> **Source data**
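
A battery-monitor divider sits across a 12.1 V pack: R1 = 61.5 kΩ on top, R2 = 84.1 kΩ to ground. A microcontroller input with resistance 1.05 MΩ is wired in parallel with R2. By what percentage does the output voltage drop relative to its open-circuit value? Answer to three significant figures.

3.27 %

The divider's output (Thévenin) resistance is R1‖R2 = 35.52 kΩ.
Fractional drop under load = R_th/(R_th + R_L) = 35.52 / (35.52 + 1050) = 0.03272.
So the output falls by 3.27 %.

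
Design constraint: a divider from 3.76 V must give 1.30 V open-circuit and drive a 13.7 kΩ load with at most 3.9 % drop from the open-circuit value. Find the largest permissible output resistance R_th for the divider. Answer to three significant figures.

R_th ≤ 556 Ω

Loading drop = R_th/(R_th + R_L) ≤ 0.0390, so R_th ≤ R_L · ε/(1−ε) = 13.7 kΩ × 0.0390/0.9610 = 556 Ω.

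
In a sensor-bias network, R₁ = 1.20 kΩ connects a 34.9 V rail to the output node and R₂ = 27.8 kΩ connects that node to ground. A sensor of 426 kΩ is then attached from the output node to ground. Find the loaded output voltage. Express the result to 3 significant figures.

V_out ≈ 33.4 V

The load sits in parallel with R₂: R₂‖R_L = (27.8 × 426) / (27.8 + 426) = 26.10 kΩ.
V_out = 34.9 × 26.10 / (1.20 + 26.10) = 34.9 × 26.10/27.30 = 33.4 V.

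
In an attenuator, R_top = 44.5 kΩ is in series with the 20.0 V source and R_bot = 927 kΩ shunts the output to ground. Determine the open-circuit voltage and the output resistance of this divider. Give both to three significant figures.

V_th = 19.1 V, R_th = 42.5 kΩ

V_th is the open-circuit tap voltage: 20.0 × 927/(44.5 + 927) = 19.1 V.
With the supply zeroed, R_top and R_bot appear in parallel from the tap: R_th = R_top‖R_bot = (44.5 × 927)/971.5 = 42.5 kΩ.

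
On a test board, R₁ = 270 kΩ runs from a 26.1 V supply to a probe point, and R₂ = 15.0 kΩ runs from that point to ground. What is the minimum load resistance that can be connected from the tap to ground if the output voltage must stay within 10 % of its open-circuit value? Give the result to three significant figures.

Output resistance R_th = R₁‖R₂ = (270 × 15.0)/285.0 = 14.21 kΩ.
The fractional drop is R_th/(R_th + R_L); requiring this ≤ 0.100 gives R_L ≥ R_th(1/0.100 − 1) = 14.21 × 9.000 = 128 kΩ.

R_L(min) ≈ 128 kΩ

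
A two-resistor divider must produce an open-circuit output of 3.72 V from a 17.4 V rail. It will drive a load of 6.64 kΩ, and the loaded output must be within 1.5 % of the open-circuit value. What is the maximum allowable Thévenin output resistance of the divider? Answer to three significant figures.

Loading drop = R_th/(R_th + R_L) ≤ 0.0150, so R_th ≤ R_L · ε/(1−ε) = 6.64 kΩ × 0.0150/0.9850 = 101 Ω.

R_th ≤ 101 Ω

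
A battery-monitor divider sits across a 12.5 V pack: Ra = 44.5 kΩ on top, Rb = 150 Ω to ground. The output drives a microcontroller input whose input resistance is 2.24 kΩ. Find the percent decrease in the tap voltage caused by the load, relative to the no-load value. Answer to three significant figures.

The divider's output (Thévenin) resistance is Ra‖Rb = 149.5 Ω.
Fractional drop under load = R_th/(R_th + R_L) = 149.5 / (149.5 + 2240) = 0.06256.
So the output falls by 6.26 %.

6.26 %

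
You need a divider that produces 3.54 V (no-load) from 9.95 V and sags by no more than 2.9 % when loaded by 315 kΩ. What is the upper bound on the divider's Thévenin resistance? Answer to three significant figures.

Loading drop = R_th/(R_th + R_L) ≤ 0.0290, so R_th ≤ R_L · ε/(1−ε) = 315 kΩ × 0.0290/0.9710 = 9.41 kΩ.
(Any R1, R2 with R2/(R1+R2) = 0.356 and R1‖R2 ≤ 9.41 kΩ will meet the spec.)

R_th ≤ 9.41 kΩ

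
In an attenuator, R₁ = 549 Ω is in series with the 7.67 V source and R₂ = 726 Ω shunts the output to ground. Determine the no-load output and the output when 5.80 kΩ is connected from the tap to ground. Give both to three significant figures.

Open-circuit: V = 7.67 × 726/(549 + 726) = 4.37 V.
With the load, R₂ becomes R₂‖R_L = 645.2 Ω, so V = 7.67 × 645.2/1194 = 4.14 V.

Unloaded: 4.37 V; loaded: 4.14 V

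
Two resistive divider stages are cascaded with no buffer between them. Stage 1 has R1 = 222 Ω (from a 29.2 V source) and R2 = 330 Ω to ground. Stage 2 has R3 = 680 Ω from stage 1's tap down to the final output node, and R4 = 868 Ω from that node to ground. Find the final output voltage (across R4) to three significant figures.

V_out ≈ 9.02 V

Stage 2 presents R3+R4 = 1548 Ω as a load on stage 1's tap.
Stage 1's lower leg becomes R2‖(R3+R4) = 272.0 Ω, so V_mid = 29.2 × 272.0/494.0 = 16.08 V.
Stage 2 is itself unloaded: V_out = V_mid × R4/(R3+R4) = 16.08 × 868/1548 = 9.02 V.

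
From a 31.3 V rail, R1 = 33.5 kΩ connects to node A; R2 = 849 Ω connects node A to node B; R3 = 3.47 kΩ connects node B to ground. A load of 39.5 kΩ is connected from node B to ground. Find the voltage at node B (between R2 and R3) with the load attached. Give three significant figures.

V ≈ 2.66 V

At node B, R3 is in parallel with the load: R3‖R_L = 3190 Ω.
Below node A the resistance is R2 + (R3‖R_L) = 4039 Ω, so V_A = 31.3 × 4039/37540 = 3.368 V.
Then V_B = V_A × (R3‖R_L)/(R2 + R3‖R_L) = 3.368 × 3190/4039 = 2.66 V.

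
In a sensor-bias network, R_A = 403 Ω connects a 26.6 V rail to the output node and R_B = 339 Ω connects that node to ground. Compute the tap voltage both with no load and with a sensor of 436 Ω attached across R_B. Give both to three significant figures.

Open-circuit: V = 26.6 × 339/(403 + 339) = 12.2 V.
With the load, R_B becomes R_B‖R_L = 190.7 Ω, so V = 26.6 × 190.7/593.7 = 8.54 V.

Unloaded: 12.2 V; loaded: 8.54 V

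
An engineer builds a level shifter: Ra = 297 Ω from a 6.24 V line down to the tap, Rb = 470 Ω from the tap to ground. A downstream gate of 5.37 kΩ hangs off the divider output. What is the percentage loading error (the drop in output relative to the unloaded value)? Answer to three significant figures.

3.28 %

The divider's output (Thévenin) resistance is Ra‖Rb = 182.0 Ω.
Fractional drop under load = R_th/(R_th + R_L) = 182.0 / (182.0 + 5370) = 0.03278.
So the output falls by 3.28 %.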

> **Task brief**
Extract, verbatim, the lines from the one containing "From a 31.3" through the last line of the listing above.

> **Written response**
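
From a 31.3 V rail, R1 = 33.5 kΩ connects to node A; R2 = 849 Ω connects node A to node B; R3 = 3.47 kΩ connects node B to ground. A load of 39.5 kΩ is connected from node B to ground. Find the voltage at node B (between R2 and R3) with the load attached. Give three significant figures.

V ≈ 2.66 V

At node B, R3 is in parallel with the load: R3‖R_L = 3190 Ω.
Below node A the resistance is R2 + (R3‖R_L) = 4039 Ω, so V_A = 31.3 × 4039/37540 = 3.368 V.
Then V_B = V_A × (R3‖R_L)/(R2 + R3‖R_L) = 3.368 × 3190/4039 = 2.66 V.

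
In a sensor-bias network, R_A = 403 Ω connects a 26.6 V rail to the output node and R_B = 339 Ω connects that node to ground. Compute the tap voltage both with no load and with a sensor of 436 Ω attached across R_B. Give both to three significant figures.

Open-circuit: V = 26.6 × 339/(403 + 339) = 12.2 V.
With the load, R_B becomes R_B‖R_L = 190.7 Ω, so V = 26.6 × 190.7/593.7 = 8.54 V.

Unloaded: 12.2 V; loaded: 8.54 V

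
An engineer builds a level shifter: Ra = 297 Ω from a 6.24 V line down to the tap, Rb = 470 Ω from the tap to ground. A downstream gate of 5.37 kΩ hangs off the divider output. What is the percentage loading error (the drop in output relative to the unloaded value)? Answer to three significant figures.

3.28 %

The divider's output (Thévenin) resistance is Ra‖Rb = 182.0 Ω.
Fractional drop under load = R_th/(R_th + R_L) = 182.0 / (182.0 + 5370) = 0.03278.
So the output falls by 3.28 %.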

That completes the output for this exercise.